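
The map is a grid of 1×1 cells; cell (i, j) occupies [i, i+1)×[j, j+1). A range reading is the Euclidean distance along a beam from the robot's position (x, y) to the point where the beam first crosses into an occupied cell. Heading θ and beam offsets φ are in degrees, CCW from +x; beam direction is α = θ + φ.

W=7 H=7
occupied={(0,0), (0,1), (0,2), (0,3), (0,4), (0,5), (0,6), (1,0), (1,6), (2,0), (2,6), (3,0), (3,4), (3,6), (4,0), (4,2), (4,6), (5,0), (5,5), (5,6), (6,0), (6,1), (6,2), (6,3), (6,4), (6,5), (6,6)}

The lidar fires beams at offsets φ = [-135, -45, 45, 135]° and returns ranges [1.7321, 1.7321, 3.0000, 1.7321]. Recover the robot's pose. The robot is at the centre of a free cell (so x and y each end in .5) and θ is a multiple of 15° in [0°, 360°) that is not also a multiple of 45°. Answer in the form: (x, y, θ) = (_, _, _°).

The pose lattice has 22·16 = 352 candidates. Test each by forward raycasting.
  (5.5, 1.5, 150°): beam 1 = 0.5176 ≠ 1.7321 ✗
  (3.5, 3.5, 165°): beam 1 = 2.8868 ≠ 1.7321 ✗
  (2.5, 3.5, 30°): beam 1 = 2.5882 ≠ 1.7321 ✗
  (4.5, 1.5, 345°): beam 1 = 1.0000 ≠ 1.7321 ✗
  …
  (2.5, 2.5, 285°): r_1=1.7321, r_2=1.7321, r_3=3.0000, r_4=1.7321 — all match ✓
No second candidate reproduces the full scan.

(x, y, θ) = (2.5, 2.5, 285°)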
━━━
• **YOUR OBJECTIVE**
Repeat the material in full, exactly as it reads.

• **RESULT OF THE EXERCISE**
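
The map is a grid of 1×1 cells; cell (i, j) occupies [i, i+1)×[j, j+1). A range reading is the Euclidean distance along a beam from the robot's position (x, y) to the point where the beam first crosses into an occupied cell. Heading θ and beam offsets φ are in degrees, CCW from +x; beam direction is α = θ + φ.

W=7 H=7
occupied={(0,0), (0,1), (0,2), (0,3), (0,4), (0,5), (0,6), (1,0), (1,6), (2,0), (2,6), (3,0), (3,4), (3,6), (4,0), (4,2), (4,6), (5,0), (5,5), (5,6), (6,0), (6,1), (6,2), (6,3), (6,4), (6,5), (6,6)}

The lidar fires beams at offsets φ = [-135, -45, 45, 135]° and returns ranges [1.7321, 1.7321, 3.0000, 1.7321]. Recover the robot's pose. The robot is at the centre of a free cell (so x and y each end in .5) and θ is a multiple of 15° in [0°, 360°) that is not also a multiple of 45°. Answer in the form: (x, y, θ) = (_, _, _°).

The pose lattice has 22·16 = 352 candidates. Test each by forward raycasting.
  (5.5, 1.5, 150°): beam 1 = 0.5176 ≠ 1.7321 ✗
  (3.5, 3.5, 165°): beam 1 = 2.8868 ≠ 1.7321 ✗
  (2.5, 3.5, 30°): beam 1 = 2.5882 ≠ 1.7321 ✗
  (4.5, 1.5, 345°): beam 1 = 1.0000 ≠ 1.7321 ✗
  …
  (2.5, 2.5, 285°): r_1=1.7321, r_2=1.7321, r_3=3.0000, r_4=1.7321 — all match ✓
No second candidate reproduces the full scan.

(x, y, θ) = (2.5, 2.5, 285°)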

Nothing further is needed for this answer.